[TASK]: Return every entry exactly. Leave nothing out.

(Stored data)
*****
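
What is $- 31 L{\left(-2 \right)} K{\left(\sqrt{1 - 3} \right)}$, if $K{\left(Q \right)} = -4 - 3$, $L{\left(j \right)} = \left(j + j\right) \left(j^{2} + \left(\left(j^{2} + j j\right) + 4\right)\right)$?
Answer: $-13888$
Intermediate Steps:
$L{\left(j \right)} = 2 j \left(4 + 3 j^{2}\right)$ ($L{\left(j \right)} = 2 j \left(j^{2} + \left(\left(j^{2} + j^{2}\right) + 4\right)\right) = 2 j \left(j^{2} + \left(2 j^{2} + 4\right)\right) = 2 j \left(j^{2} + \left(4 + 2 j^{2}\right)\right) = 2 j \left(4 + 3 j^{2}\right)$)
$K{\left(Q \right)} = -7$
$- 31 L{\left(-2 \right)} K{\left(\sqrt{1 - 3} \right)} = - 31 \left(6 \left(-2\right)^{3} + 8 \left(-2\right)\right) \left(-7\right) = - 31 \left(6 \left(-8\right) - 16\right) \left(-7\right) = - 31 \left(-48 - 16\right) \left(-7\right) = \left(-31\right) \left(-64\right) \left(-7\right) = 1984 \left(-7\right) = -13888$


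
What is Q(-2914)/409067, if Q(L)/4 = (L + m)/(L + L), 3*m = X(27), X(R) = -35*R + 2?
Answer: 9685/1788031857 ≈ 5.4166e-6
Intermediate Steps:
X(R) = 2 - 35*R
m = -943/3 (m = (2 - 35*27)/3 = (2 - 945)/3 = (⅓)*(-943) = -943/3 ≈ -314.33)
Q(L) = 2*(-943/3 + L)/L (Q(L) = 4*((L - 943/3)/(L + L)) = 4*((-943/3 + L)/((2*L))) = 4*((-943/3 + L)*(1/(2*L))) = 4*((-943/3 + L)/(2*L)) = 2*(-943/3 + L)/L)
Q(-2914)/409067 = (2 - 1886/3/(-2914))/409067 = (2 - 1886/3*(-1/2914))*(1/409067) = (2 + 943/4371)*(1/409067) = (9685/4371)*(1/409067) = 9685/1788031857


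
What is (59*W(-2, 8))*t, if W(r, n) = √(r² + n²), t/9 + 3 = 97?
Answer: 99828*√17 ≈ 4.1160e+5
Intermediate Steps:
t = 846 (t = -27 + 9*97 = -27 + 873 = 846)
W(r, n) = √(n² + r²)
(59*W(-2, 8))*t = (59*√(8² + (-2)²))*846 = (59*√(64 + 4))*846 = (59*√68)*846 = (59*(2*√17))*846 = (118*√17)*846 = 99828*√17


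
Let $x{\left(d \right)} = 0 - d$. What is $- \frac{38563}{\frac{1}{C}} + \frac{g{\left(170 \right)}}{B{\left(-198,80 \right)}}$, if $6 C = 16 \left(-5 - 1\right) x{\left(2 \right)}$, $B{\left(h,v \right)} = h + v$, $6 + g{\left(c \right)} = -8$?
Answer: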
*****
[RESPONSE TO THIS EXERCISE]:
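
What is $- 31 L{\left(-2 \right)} K{\left(\sqrt{1 - 3} \right)}$, if $K{\left(Q \right)} = -4 - 3$, $L{\left(j \right)} = \left(j + j\right) \left(j^{2} + \left(\left(j^{2} + j j\right) + 4\right)\right)$?
Answer: $-13888$
Intermediate Steps:
$L{\left(j \right)} = 2 j \left(4 + 3 j^{2}\right)$ ($L{\left(j \right)} = 2 j \left(j^{2} + \left(\left(j^{2} + j^{2}\right) + 4\right)\right) = 2 j \left(j^{2} + \left(2 j^{2} + 4\right)\right) = 2 j \left(j^{2} + \left(4 + 2 j^{2}\right)\right) = 2 j \left(4 + 3 j^{2}\right)$)
$K{\left(Q \right)} = -7$
$- 31 L{\left(-2 \right)} K{\left(\sqrt{1 - 3} \right)} = - 31 \left(6 \left(-2\right)^{3} + 8 \left(-2\right)\right) \left(-7\right) = - 31 \left(6 \left(-8\right) - 16\right) \left(-7\right) = - 31 \left(-48 - 16\right) \left(-7\right) = \left(-31\right) \left(-64\right) \left(-7\right) = 1984 \left(-7\right) = -13888$


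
What is Q(-2914)/409067, if Q(L)/4 = (L + m)/(L + L), 3*m = X(27), X(R) = -35*R + 2?
Answer: 9685/1788031857 ≈ 5.4166e-6
Intermediate Steps:
X(R) = 2 - 35*R
m = -943/3 (m = (2 - 35*27)/3 = (2 - 945)/3 = (⅓)*(-943) = -943/3 ≈ -314.33)
Q(L) = 2*(-943/3 + L)/L (Q(L) = 4*((L - 943/3)/(L + L)) = 4*((-943/3 + L)/((2*L))) = 4*((-943/3 + L)*(1/(2*L))) = 4*((-943/3 + L)/(2*L)) = 2*(-943/3 + L)/L)
Q(-2914)/409067 = (2 - 1886/3/(-2914))/409067 = (2 - 1886/3*(-1/2914))*(1/409067) = (2 + 943/4371)*(1/409067) = (9685/4371)*(1/409067) = 9685/1788031857


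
What is (59*W(-2, 8))*t, if W(r, n) = √(r² + n²), t/9 + 3 = 97?
Answer: 99828*√17 ≈ 4.1160e+5
Intermediate Steps:
t = 846 (t = -27 + 9*97 = -27 + 873 = 846)
W(r, n) = √(n² + r²)
(59*W(-2, 8))*t = (59*√(8² + (-2)²))*846 = (59*√(64 + 4))*846 = (59*√68)*846 = (59*(2*√17))*846 = (118*√17)*846 = 99828*√17


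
Let $x{\left(d \right)} = 0 - d$. What is $- \frac{38563}{\frac{1}{C}} + \frac{g{\left(170 \right)}}{B{\left(-198,80 \right)}}$, if $6 C = 16 \left(-5 - 1\right) x{\left(2 \right)}$, $B{\left(h,v \right)} = h + v$, $6 + g{\left(c \right)} = -8$?
Answer: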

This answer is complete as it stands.